Collected data entries
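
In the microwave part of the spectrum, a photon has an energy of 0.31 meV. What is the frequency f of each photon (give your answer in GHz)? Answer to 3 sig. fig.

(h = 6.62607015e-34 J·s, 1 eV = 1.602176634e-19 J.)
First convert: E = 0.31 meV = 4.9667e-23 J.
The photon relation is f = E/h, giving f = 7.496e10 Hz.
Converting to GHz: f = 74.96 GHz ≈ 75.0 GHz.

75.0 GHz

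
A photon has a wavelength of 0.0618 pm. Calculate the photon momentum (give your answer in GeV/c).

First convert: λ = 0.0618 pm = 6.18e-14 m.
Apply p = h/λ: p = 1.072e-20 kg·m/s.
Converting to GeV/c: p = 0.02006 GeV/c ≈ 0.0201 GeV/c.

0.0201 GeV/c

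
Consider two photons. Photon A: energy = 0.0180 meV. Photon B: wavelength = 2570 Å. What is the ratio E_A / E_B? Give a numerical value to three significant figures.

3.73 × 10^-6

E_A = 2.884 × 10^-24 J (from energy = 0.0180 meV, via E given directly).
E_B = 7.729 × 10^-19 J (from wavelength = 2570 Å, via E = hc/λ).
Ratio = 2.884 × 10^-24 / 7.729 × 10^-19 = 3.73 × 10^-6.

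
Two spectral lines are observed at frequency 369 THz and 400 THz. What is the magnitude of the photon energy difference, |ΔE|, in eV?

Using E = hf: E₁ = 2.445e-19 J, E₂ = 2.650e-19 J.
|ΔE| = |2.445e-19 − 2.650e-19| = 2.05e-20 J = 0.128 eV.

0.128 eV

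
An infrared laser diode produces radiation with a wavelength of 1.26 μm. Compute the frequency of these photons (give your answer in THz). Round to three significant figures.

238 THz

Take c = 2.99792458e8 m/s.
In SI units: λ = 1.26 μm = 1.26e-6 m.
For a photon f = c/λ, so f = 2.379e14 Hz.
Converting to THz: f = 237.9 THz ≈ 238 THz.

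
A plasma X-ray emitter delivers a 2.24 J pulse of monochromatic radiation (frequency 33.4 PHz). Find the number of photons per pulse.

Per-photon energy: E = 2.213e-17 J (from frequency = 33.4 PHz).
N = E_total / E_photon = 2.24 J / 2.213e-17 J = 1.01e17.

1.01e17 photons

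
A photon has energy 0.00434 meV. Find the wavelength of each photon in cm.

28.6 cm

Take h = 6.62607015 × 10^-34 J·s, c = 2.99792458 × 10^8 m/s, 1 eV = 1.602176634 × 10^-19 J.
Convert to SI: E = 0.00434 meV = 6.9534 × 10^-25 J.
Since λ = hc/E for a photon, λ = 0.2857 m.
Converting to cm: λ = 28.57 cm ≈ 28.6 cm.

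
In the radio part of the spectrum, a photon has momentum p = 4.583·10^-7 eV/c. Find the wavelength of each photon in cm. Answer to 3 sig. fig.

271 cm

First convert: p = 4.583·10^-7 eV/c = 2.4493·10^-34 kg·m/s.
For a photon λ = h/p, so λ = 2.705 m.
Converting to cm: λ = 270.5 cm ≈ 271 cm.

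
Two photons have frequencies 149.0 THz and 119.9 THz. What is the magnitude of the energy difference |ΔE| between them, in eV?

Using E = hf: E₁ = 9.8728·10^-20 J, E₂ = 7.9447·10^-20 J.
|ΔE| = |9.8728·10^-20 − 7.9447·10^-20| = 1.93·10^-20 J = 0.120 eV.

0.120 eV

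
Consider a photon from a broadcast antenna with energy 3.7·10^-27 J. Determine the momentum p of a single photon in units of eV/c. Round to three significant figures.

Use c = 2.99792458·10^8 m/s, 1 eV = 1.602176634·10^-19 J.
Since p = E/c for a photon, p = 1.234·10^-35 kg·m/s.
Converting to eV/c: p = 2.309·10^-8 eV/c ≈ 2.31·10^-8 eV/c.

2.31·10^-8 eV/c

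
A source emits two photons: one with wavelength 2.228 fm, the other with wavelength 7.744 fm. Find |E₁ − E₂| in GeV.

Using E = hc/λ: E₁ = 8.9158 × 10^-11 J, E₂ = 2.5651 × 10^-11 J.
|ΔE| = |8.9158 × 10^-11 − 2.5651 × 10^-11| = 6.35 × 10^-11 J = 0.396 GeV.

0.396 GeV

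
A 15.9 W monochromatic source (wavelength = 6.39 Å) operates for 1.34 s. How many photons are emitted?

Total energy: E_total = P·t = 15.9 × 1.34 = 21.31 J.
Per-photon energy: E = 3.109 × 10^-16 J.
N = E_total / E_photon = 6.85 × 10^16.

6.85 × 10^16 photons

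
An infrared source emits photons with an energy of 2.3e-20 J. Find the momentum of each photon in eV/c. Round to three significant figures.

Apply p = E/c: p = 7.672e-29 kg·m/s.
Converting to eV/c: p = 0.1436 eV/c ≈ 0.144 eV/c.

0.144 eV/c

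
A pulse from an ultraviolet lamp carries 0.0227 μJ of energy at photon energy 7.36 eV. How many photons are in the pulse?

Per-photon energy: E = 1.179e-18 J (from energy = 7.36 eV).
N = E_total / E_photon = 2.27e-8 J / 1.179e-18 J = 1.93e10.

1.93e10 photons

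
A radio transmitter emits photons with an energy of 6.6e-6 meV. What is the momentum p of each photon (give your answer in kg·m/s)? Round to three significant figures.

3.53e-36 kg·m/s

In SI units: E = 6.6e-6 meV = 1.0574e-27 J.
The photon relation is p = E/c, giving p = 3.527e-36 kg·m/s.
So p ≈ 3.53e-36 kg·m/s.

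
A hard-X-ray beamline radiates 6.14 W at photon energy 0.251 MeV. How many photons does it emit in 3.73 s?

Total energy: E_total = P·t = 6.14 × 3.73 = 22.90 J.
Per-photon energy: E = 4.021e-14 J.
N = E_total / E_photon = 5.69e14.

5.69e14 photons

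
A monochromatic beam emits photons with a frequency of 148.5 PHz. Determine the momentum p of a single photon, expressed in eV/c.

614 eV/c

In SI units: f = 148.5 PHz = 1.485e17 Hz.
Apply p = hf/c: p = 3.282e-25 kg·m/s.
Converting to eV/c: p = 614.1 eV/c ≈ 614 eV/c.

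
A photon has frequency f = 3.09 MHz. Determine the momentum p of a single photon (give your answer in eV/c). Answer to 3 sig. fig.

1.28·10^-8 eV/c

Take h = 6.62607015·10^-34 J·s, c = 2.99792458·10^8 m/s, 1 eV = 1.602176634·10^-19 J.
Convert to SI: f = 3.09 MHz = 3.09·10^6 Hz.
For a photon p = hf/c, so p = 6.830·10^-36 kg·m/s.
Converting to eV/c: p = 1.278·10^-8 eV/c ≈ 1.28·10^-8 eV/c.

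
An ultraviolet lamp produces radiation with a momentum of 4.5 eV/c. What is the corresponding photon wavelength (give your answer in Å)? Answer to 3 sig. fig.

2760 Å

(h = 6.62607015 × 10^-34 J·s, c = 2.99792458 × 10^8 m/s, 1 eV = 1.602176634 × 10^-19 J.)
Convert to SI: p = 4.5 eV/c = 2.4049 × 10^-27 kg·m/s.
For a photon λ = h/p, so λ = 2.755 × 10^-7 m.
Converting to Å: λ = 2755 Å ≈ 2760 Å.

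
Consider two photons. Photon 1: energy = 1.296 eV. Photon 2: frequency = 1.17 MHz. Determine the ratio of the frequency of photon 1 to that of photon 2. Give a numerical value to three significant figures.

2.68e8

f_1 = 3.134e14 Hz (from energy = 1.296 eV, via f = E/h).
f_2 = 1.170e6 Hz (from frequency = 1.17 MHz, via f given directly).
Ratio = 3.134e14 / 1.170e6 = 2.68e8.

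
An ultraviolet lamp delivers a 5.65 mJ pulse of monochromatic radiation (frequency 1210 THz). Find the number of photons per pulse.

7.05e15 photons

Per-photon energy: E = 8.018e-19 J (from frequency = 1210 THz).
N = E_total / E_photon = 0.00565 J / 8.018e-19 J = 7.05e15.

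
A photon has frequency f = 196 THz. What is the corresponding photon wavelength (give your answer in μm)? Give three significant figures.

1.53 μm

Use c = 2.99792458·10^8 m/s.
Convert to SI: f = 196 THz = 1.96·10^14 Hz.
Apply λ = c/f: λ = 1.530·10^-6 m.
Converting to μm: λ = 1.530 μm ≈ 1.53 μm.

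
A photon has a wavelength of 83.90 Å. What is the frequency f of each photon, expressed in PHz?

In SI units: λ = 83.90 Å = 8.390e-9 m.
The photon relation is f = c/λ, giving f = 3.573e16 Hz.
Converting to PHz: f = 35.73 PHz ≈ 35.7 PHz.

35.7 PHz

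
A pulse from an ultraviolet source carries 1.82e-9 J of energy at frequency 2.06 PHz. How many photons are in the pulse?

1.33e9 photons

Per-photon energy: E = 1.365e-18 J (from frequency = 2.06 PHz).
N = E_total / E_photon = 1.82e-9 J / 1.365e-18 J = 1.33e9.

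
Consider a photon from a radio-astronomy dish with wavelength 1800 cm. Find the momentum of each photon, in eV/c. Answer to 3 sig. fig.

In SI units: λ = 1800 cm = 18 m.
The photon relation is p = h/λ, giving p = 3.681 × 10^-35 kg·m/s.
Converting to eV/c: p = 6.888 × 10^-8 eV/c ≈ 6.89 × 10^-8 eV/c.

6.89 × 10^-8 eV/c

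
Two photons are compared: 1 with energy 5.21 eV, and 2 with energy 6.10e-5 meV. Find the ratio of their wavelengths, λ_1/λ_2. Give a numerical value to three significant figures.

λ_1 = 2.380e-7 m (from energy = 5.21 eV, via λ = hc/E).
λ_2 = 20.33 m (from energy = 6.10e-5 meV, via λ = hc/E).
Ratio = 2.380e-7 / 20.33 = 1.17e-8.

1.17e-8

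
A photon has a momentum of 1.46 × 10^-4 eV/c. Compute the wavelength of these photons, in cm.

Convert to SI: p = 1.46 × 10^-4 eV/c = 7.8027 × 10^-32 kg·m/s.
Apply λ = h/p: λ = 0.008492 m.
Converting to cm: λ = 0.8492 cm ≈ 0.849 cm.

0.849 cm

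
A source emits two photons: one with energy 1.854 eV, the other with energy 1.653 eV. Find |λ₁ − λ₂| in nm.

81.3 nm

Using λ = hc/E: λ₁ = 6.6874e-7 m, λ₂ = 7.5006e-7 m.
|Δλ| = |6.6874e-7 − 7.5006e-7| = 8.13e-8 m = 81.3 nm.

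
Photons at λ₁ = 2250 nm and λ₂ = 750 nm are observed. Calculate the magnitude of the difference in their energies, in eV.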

ASSIGNMENT: Every line from the one containing "A photon has a momentum" through the end of the entries above must be echoed exactly, with both ends kept.

YOUR RESPONSE:
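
A photon has a momentum of 1.46 × 10^-4 eV/c. Compute the wavelength of these photons, in cm.

Convert to SI: p = 1.46 × 10^-4 eV/c = 7.8027 × 10^-32 kg·m/s.
Apply λ = h/p: λ = 0.008492 m.
Converting to cm: λ = 0.8492 cm ≈ 0.849 cm.

0.849 cm

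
A source emits two photons: one with energy 1.854 eV, the other with energy 1.653 eV. Find |λ₁ − λ₂| in nm.

81.3 nm

Using λ = hc/E: λ₁ = 6.6874e-7 m, λ₂ = 7.5006e-7 m.
|Δλ| = |6.6874e-7 − 7.5006e-7| = 8.13e-8 m = 81.3 nm.

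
Photons at λ₁ = 2250 nm and λ₂ = 750 nm are observed. Calculate the magnitude of the difference in their energies, in eV.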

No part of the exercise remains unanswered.